## Data section
---+---

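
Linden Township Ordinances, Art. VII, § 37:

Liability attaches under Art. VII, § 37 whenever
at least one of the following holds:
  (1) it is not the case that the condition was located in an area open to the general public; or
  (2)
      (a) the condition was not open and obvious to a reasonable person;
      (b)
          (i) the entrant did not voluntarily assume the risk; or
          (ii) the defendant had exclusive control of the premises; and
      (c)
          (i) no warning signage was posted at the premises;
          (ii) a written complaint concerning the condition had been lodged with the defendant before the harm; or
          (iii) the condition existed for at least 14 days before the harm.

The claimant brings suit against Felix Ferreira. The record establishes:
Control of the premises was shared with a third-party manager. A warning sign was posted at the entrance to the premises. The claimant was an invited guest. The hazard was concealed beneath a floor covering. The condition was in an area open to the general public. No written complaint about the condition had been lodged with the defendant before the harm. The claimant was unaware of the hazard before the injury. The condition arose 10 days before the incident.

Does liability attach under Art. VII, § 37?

(1) not (public area) — fails.
(a) not open/obvious — met.
(i) no assumed risk — met.
(ii) exclusive control — not met.
(b): T OR F → true.
(i) no signage posted — not met.
(ii) complaint lodged — not met.
(iii) condition ≥14 days old — fails.
(c) = F OR F OR F = false.
(2): T AND T AND F → false.
So Overall is not satisfied (F OR F).

No — not liable.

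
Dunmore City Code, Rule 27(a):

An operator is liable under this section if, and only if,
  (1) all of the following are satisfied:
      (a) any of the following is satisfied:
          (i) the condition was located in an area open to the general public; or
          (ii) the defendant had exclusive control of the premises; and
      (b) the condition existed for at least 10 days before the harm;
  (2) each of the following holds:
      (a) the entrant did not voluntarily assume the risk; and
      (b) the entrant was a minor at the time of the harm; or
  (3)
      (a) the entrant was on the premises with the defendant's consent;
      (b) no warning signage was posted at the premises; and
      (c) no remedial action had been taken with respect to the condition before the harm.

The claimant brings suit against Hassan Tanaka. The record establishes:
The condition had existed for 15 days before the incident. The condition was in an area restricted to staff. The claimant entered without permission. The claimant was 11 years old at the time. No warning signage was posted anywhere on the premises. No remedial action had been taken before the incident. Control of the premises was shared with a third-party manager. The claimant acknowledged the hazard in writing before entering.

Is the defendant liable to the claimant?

(i) public area — not satisfied.
(ii) exclusive control — fails.
So (a) is not satisfied (F OR F).
(b) condition ≥10 days old — holds.
(1): F AND T → false.
(a) no assumed risk — not met.
(b) entrant a minor — met.
(2): F AND T → false.
(a) consent to enter — not met.
(b) no signage posted — holds.
(c) no remedial action — satisfied.
(3): F AND T AND T → false.
So Overall is not satisfied (F OR F OR F).

No — not liable.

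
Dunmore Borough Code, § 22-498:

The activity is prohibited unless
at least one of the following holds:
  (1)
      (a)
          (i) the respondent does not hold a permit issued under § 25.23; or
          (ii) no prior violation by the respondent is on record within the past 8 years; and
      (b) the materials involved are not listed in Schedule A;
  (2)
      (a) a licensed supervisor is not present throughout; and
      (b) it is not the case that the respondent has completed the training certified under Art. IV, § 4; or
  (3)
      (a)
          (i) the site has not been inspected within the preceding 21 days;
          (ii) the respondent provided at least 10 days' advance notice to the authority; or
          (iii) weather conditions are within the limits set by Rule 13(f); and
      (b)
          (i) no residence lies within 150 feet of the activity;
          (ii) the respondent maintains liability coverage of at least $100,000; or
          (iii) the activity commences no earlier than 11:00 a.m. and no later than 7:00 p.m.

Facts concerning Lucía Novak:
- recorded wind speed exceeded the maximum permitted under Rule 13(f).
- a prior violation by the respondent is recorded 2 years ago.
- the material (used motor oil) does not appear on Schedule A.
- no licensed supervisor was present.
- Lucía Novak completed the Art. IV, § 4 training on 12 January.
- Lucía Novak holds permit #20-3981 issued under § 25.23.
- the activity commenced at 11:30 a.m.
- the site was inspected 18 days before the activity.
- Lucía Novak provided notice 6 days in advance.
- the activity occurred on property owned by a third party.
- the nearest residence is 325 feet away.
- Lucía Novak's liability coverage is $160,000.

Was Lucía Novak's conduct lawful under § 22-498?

No — unlawful.

(i) not (holds permit) — not met.
(ii) no prior violation — not met.
So (a) is not satisfied (F OR F).
(b) not (Schedule A material) — satisfied.
(1) = F AND T = false.
(a) not (supervisor present) — met.
(b) not (training certified) — fails.
So (2) is not satisfied (T AND F).
(i) not (site inspected) — not met.
(ii) ≥10 days' notice — fails.
(iii) weather ok — not met.
(a) = F OR F OR F = false.
(i) no residence in 150 ft — satisfied.
(ii) coverage ≥ $100,000 — satisfied.
(iii) start within hours — holds.
So (b) is satisfied (T OR T OR T).
So (3) is not satisfied (F AND T).
Overall: F OR F OR F → false.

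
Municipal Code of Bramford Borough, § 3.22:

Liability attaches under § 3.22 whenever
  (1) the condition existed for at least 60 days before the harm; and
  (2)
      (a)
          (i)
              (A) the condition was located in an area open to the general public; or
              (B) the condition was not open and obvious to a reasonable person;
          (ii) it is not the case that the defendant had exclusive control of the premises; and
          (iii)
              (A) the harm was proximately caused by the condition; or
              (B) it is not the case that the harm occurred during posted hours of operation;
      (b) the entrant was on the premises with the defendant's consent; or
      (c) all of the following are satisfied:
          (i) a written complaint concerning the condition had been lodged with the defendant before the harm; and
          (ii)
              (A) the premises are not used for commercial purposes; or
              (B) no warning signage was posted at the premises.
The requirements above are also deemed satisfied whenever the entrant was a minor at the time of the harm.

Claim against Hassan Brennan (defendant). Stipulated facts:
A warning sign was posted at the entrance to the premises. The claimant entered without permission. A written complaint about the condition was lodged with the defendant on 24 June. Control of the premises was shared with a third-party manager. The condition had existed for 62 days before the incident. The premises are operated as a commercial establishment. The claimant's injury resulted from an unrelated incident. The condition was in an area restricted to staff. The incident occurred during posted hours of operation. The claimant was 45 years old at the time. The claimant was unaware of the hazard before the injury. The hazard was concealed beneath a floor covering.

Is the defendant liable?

(1) condition ≥60 days old — satisfied.
(A) public area — fails.
(B) not open/obvious — satisfied.
(i): F OR T → true.
(ii) not (exclusive control) — satisfied.
(A) proximate cause — not met.
(B) not (during posted hours) — not satisfied.
(iii) = F OR F = false.
So (a) is not satisfied (T AND T AND F).
(b) consent to enter — not met.
(i) complaint lodged — satisfied.
(A) not (commercial use) — fails.
(B) no signage posted — not met.
(ii): F OR F → false.
(c): T AND F → false.
(2): F OR F OR F → false.
Overall: T AND F → false.
Exception (entrant a minor) — not satisfied.
Result: main false OR exception false → false.

No — not liable.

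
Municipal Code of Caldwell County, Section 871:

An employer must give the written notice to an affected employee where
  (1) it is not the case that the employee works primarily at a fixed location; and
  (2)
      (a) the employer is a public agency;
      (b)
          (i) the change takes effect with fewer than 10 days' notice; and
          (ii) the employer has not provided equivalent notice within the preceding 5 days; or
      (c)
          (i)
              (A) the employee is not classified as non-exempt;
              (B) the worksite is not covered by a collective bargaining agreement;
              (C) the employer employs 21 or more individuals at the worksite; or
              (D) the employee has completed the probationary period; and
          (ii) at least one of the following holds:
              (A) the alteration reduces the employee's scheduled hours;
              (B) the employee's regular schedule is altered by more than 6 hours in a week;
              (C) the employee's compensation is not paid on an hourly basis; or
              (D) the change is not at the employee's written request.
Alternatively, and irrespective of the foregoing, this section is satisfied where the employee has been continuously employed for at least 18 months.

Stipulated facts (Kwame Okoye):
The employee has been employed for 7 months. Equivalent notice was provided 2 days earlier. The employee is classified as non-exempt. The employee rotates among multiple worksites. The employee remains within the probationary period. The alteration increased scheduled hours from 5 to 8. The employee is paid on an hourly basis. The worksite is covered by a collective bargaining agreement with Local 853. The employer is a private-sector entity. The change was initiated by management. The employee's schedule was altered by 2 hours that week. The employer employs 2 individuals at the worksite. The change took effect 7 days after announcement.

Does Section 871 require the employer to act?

(1) not (fixed location) — holds.
(a) public agency — not met.
(i) < 10 days' notice — satisfied.
(ii) no recent notice — not met.
So (b) is not satisfied (T AND F).
(A) not (non-exempt) — not met.
(B) no CBA — not met.
(C) ≥ 21 at site — not satisfied.
(D) past probation — fails.
So (i) is not satisfied (F OR F OR F OR F).
(A) hours reduced — not satisfied.
(B) schedule shift > 6h — not met.
(C) not (hourly-paid) — not met.
(D) not employee-requested — met.
(ii) = F OR F OR F OR T = true.
So (c) is not satisfied (F AND T).
So (2) is not satisfied (F OR F OR F).
Overall = T AND F = false.
Exception (tenure ≥ 18 mo.) — not satisfied.
Result: main false OR exception false → false.

No — not required.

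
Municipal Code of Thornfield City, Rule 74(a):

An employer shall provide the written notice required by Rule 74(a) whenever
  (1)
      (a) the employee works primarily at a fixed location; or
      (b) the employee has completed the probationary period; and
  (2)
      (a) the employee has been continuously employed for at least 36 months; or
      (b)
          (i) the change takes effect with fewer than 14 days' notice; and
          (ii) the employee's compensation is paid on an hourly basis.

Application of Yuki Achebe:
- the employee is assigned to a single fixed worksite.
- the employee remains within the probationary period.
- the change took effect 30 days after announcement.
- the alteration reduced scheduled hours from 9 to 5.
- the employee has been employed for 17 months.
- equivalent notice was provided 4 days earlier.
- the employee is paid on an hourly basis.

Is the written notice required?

No — not required.

(a) fixed location — holds.
(b) past probation — not satisfied.
(1): T OR F → true.
(a) tenure ≥ 36 mo. — not met.
(i) < 14 days' notice — not satisfied.
(ii) hourly-paid — holds.
(b): F AND T → false.
So (2) is not satisfied (F OR F).
Overall = T AND F = false.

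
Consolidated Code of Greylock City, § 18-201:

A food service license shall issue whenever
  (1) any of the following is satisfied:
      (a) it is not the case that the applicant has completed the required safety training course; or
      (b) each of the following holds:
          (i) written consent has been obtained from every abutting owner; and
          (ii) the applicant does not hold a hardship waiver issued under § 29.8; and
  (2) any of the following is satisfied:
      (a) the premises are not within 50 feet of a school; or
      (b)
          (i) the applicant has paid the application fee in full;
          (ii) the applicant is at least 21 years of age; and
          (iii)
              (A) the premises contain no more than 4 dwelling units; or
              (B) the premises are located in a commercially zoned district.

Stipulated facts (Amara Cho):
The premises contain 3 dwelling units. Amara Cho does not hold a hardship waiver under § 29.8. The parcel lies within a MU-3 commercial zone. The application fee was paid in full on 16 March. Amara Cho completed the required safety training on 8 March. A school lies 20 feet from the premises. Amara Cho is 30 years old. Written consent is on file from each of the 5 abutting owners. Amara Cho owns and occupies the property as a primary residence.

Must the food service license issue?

(a) not (safety training) — fails.
(i) all abutters consent — met.
(ii) not (hardship waiver) — met.
(b) = T AND T = true.
So (1) is satisfied (F OR T).
(a) ≥50 ft from school — fails.
(i) fee paid — satisfied.
(ii) age ≥ 21 — met.
(A) ≤ 4 units — satisfied.
(B) commercially zoned — met.
(iii) = T OR T = true.
(b): T AND T AND T → true.
(2) = F OR T = true.
Overall: T AND T → true.

Yes — granted.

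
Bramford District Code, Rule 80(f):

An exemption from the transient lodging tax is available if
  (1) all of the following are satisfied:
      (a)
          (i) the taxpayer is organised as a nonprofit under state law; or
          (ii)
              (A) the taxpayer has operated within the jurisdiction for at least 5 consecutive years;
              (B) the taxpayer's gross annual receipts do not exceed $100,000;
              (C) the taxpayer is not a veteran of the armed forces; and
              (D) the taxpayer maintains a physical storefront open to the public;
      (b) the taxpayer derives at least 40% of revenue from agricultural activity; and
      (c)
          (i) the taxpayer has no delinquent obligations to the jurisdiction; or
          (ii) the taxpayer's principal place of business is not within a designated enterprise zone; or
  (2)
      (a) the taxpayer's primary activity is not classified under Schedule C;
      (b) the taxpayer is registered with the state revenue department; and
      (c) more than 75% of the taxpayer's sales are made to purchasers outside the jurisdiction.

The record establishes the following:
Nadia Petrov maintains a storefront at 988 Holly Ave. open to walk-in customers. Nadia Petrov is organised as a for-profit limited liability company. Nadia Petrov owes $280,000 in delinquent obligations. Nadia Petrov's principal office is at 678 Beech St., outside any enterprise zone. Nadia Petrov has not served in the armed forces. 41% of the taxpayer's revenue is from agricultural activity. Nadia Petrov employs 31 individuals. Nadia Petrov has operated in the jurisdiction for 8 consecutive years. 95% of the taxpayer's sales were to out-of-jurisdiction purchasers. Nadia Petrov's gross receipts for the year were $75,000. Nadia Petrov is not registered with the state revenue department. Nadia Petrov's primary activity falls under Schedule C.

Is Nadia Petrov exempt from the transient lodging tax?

Yes — exempt.

(i) nonprofit — fails.
(A) ≥ 5 yrs in jurisdiction — holds.
(B) receipts ≤ $100,000 — met.
(C) not (veteran) — met.
(D) has storefront — met.
(ii) = T AND T AND T AND T = true.
(a) = F OR T = true.
(b) ≥40% agricultural — satisfied.
(i) no delinquency — not met.
(ii) not (in enterprise zone) — met.
(c) = F OR T = true.
(1) = T AND T AND T = true.
(a) not (Schedule C activity) — fails.
(b) state-registered — not met.
(c) >75% out-of-jur. sales — satisfied.
(2): F AND F AND T → false.
Overall = T OR F = true.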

---+---

## What you need to do
Show each line in the data where the string "concerning" appears.

## Solution below
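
          (ii) a written complaint concerning the condition had been lodged with the defendant before the harm; or
Facts concerning Lucía Novak:
          (i) a written complaint concerning the condition had been lodged with the defendant before the harm; and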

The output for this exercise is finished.